Given information:
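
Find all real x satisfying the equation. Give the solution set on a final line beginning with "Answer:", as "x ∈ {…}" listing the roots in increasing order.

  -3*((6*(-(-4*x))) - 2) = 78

Step 1. [-3*((6*(-(-4*x))) - 2) = 78] -3 out front; divide by -3, so div: (6*(-(-4*x))) - 2 = -26.
Step 2. [(6*(-(-4*x))) - 2 = -26] -2 is outermost — add 2 both sides ⇒ sub: 6*(-(-4*x)) = -24.
Step 3. [6*(-(-4*x)) = -24] 6 out front; divide by 6. So div: -(-4*x) = -4.
Step 4. [-(-4*x) = -4] flip signs both sides, so neg: -4*x = 4.
Step 5. [-4*x = 4] divide by the outer -4, so div: x = -1.

Answer: x ∈ {-1}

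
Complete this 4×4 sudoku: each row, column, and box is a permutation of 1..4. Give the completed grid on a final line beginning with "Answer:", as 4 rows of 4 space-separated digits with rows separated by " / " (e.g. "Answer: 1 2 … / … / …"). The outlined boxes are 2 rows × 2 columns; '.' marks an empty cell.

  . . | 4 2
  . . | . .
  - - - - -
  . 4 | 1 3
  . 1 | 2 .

Step 1. [r1c2∈{3}] r1c2 has the single candidate 3. So r1c2=3.
Step 2. [r2c1∈{1,2,4}] across row 2, 4 lands solely at r2c1 ⇒ r2c1=4.
Step 3. [r4c1∈{3}] only 3 remains possible at r4c1 ⇒ r4c1=3.
Step 4. [r3c1∈{2}] only 2 remains possible at r3c1, so r3c1=2.
Step 5. [r2c3∈{3}] r2c3 has the single candidate 3. So r2c3=3.
Step 6. [r2c2∈{2}] nothing but 2 survives at r2c2. So r2c2=2.
Step 7. [r4c4∈{4}] r4c4 is down to just 4, so r4c4=4.
Step 8. [r1c1∈{1}] only 1 remains possible at r1c1. So r1c1=1.
Step 9. [r2c4∈{1}] only 1 remains possible at r2c4 ⇒ r2c4=1.

Answer: 1 3 4 2 / 4 2 3 1 / 2 4 1 3 / 3 1 2 4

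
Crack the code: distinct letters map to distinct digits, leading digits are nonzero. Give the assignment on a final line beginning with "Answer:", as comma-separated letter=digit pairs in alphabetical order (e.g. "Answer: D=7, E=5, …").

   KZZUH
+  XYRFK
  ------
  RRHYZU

Step 1. [col 1: H + K ≡ U (mod 10)] several values work for U in column 1 (H + K ≡ U (mod 10), carry-in 0); try U=2. So U=2.
Step 2. [col 1: H + K ≡ U (mod 10)] no forcing yet in column 1 (carry-in 0); H=7 is free and consistent — try it. So H=7.
Step 3. [col 1: H + K ≡ U (mod 10)] from column 1 (H=7, U=2, carry-in 0, digits 2,7 already taken and all letters distinct): K must equal 5. So K=5.
Step 4. [col 2: U + F ≡ Z (mod 10)] F=0 is one option consistent with column 2 (U + F ≡ Z (mod 10), carry-in 1) — take it ⇒ F=0.
Step 5. [col 2: U + F ≡ Z (mod 10)] from column 2 (U=2, F=0, carry-in 1, digits 0,2,5,7 already taken and all letters distinct): Z must equal 3. So Z=3.
Step 6. [col 3: Z + R ≡ Y (mod 10)] column 3 (Z + R ≡ Y (mod 10), carry-in 0) doesn't pin R yet; pick R=1 and continue. So R=1.
Step 7. [col 3: Z + R ≡ Y (mod 10)] column 3: given Z=3, R=1, carry-in 0, and digits 0,1,2,3,5,7 already taken and all letters distinct, Z+R≡Y (mod 10) forces Y=4 ⇒ Y=4.
Step 8. [col 5: K + X ≡ R (mod 10)] column 5 reads K+X+carry(0)=R with K=5, R=1; with digits 0,1,2,3,4,5,7 already taken and all letters distinct, the only value for X is 6 ⇒ X=6.

Answer: F=0, H=7, K=5, R=1, U=2, X=6, Y=4, Z=3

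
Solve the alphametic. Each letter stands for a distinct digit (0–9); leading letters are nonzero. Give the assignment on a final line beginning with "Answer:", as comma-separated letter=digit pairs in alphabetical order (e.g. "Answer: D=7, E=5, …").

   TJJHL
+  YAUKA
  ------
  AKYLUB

Step 1. [col 1: L + A ≡ B (mod 10)] column 1 (L + A ≡ B (mod 10), carry-in 0) doesn't pin L yet; pick L=3 and continue ⇒ L=3.
Step 2. [col 1: L + A ≡ B (mod 10)] no forcing yet in column 1 (carry-in 0); B=4 is free and consistent — try it ⇒ B=4.
Step 3. [col 1: L + A ≡ B (mod 10)] column 1 reads L+A+carry(0)=B with L=3, B=4; with digits 3,4 already taken and all letters distinct, the only value for A is 1. So A=1.
Step 4. [col 2: H + K ≡ U (mod 10)] column 2 (H + K ≡ U (mod 10), carry-in 0) doesn't pin K yet; pick K=6 and continue ⇒ K=6.
Step 5. [col 2: H + K ≡ U (mod 10)] no forcing yet in column 2 (carry-in 0); U=8 is free and consistent — try it. So U=8.
Step 6. [col 2: H + K ≡ U (mod 10)] from column 2 (K=6, U=8, carry-in 0, digits 1,3,4,6,8 already taken and all letters distinct): H must equal 2, so H=2.
Step 7. [col 3: J + U ≡ L (mod 10)] in column 3 we have J+U≡L with carry-in 0; given U=8, L=3 and digits 1,2,3,4,6,8 already taken and all letters distinct, that pins J to 5. So J=5.
Step 8. [col 4: J + A ≡ Y (mod 10)] column 4: given J=5, A=1, carry-in 1, and digits 1,2,3,4,5,6,8 already taken and all letters distinct, J+A≡Y (mod 10) forces Y=7. So Y=7.
Step 9. [col 5: T + Y ≡ K (mod 10)] in column 5 we have T+Y≡K with carry-in 0; given Y=7, K=6 and digits 1,2,3,4,5,6,7,8 already taken and all letters distinct, that pins T to 9, so T=9.

Answer: A=1, B=4, H=2, J=5, K=6, L=3, T=9, U=8, Y=7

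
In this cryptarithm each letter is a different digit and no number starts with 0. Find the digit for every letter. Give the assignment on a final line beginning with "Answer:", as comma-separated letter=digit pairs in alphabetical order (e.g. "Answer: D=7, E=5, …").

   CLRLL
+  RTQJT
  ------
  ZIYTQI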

What is required: Would you transcribe every entry exactly?

Completed exercise:
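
Find all real x satisfying the equation. Give the solution set on a final line beginning with "Answer:", as "x ∈ {…}" listing the roots in increasing order.

  -3*((6*(-(-4*x))) - 2) = 78

Step 1. [-3*((6*(-(-4*x))) - 2) = 78] -3 out front; divide by -3, so div: (6*(-(-4*x))) - 2 = -26.
Step 2. [(6*(-(-4*x))) - 2 = -26] -2 is outermost — add 2 both sides ⇒ sub: 6*(-(-4*x)) = -24.
Step 3. [6*(-(-4*x)) = -24] 6 out front; divide by 6. So div: -(-4*x) = -4.
Step 4. [-(-4*x) = -4] flip signs both sides, so neg: -4*x = 4.
Step 5. [-4*x = 4] divide by the outer -4, so div: x = -1.

Answer: x ∈ {-1}

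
Complete this 4×4 sudoku: each row, column, and box is a permutation of 1..4. Give the completed grid on a final line beginning with "Answer:", as 4 rows of 4 space-separated digits with rows separated by " / " (e.g. "Answer: 1 2 … / … / …"). The outlined boxes are 2 rows × 2 columns; '.' marks an empty cell.

  . . | 4 2
  . . | . .
  - - - - -
  . 4 | 1 3
  . 1 | 2 .

Step 1. [r1c2∈{3}] r1c2 has the single candidate 3. So r1c2=3.
Step 2. [r2c1∈{1,2,4}] across row 2, 4 lands solely at r2c1 ⇒ r2c1=4.
Step 3. [r4c1∈{3}] only 3 remains possible at r4c1 ⇒ r4c1=3.
Step 4. [r3c1∈{2}] only 2 remains possible at r3c1, so r3c1=2.
Step 5. [r2c3∈{3}] r2c3 has the single candidate 3. So r2c3=3.
Step 6. [r2c2∈{2}] nothing but 2 survives at r2c2. So r2c2=2.
Step 7. [r4c4∈{4}] r4c4 is down to just 4, so r4c4=4.
Step 8. [r1c1∈{1}] only 1 remains possible at r1c1. So r1c1=1.
Step 9. [r2c4∈{1}] only 1 remains possible at r2c4 ⇒ r2c4=1.

Answer: 1 3 4 2 / 4 2 3 1 / 2 4 1 3 / 3 1 2 4

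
Crack the code: distinct letters map to distinct digits, leading digits are nonzero. Give the assignment on a final line beginning with "Answer:", as comma-separated letter=digit pairs in alphabetical order (e.g. "Answer: D=7, E=5, …").

   KZZUH
+  XYRFK
  ------
  RRHYZU

Step 1. [col 1: H + K ≡ U (mod 10)] several values work for U in column 1 (H + K ≡ U (mod 10), carry-in 0); try U=2. So U=2.
Step 2. [col 1: H + K ≡ U (mod 10)] no forcing yet in column 1 (carry-in 0); H=7 is free and consistent — try it. So H=7.
Step 3. [col 1: H + K ≡ U (mod 10)] from column 1 (H=7, U=2, carry-in 0, digits 2,7 already taken and all letters distinct): K must equal 5. So K=5.
Step 4. [col 2: U + F ≡ Z (mod 10)] F=0 is one option consistent with column 2 (U + F ≡ Z (mod 10), carry-in 1) — take it ⇒ F=0.
Step 5. [col 2: U + F ≡ Z (mod 10)] from column 2 (U=2, F=0, carry-in 1, digits 0,2,5,7 already taken and all letters distinct): Z must equal 3. So Z=3.
Step 6. [col 3: Z + R ≡ Y (mod 10)] column 3 (Z + R ≡ Y (mod 10), carry-in 0) doesn't pin R yet; pick R=1 and continue. So R=1.
Step 7. [col 3: Z + R ≡ Y (mod 10)] column 3: given Z=3, R=1, carry-in 0, and digits 0,1,2,3,5,7 already taken and all letters distinct, Z+R≡Y (mod 10) forces Y=4 ⇒ Y=4.
Step 8. [col 5: K + X ≡ R (mod 10)] column 5 reads K+X+carry(0)=R with K=5, R=1; with digits 0,1,2,3,4,5,7 already taken and all letters distinct, the only value for X is 6 ⇒ X=6.

Answer: F=0, H=7, K=5, R=1, U=2, X=6, Y=4, Z=3

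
Solve the alphametic. Each letter stands for a distinct digit (0–9); leading letters are nonzero. Give the assignment on a final line beginning with "Answer:", as comma-separated letter=digit pairs in alphabetical order (e.g. "Answer: D=7, E=5, …").

   TJJHL
+  YAUKA
  ------
  AKYLUB

Step 1. [col 1: L + A ≡ B (mod 10)] column 1 (L + A ≡ B (mod 10), carry-in 0) doesn't pin L yet; pick L=3 and continue ⇒ L=3.
Step 2. [col 1: L + A ≡ B (mod 10)] no forcing yet in column 1 (carry-in 0); B=4 is free and consistent — try it ⇒ B=4.
Step 3. [col 1: L + A ≡ B (mod 10)] column 1 reads L+A+carry(0)=B with L=3, B=4; with digits 3,4 already taken and all letters distinct, the only value for A is 1. So A=1.
Step 4. [col 2: H + K ≡ U (mod 10)] column 2 (H + K ≡ U (mod 10), carry-in 0) doesn't pin K yet; pick K=6 and continue ⇒ K=6.
Step 5. [col 2: H + K ≡ U (mod 10)] no forcing yet in column 2 (carry-in 0); U=8 is free and consistent — try it. So U=8.
Step 6. [col 2: H + K ≡ U (mod 10)] from column 2 (K=6, U=8, carry-in 0, digits 1,3,4,6,8 already taken and all letters distinct): H must equal 2, so H=2.
Step 7. [col 3: J + U ≡ L (mod 10)] in column 3 we have J+U≡L with carry-in 0; given U=8, L=3 and digits 1,2,3,4,6,8 already taken and all letters distinct, that pins J to 5. So J=5.
Step 8. [col 4: J + A ≡ Y (mod 10)] column 4: given J=5, A=1, carry-in 1, and digits 1,2,3,4,5,6,8 already taken and all letters distinct, J+A≡Y (mod 10) forces Y=7. So Y=7.
Step 9. [col 5: T + Y ≡ K (mod 10)] in column 5 we have T+Y≡K with carry-in 0; given Y=7, K=6 and digits 1,2,3,4,5,6,7,8 already taken and all letters distinct, that pins T to 9, so T=9.

Answer: A=1, B=4, H=2, J=5, K=6, L=3, T=9, U=8, Y=7

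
In this cryptarithm each letter is a different digit and no number starts with 0. Find the digit for every letter. Give the assignment on a final line beginning with "Answer:", as comma-separated letter=digit pairs in alphabetical order (e.g. "Answer: D=7, E=5, …").

   CLRLL
+  RTQJT
  ------
  ZIYTQI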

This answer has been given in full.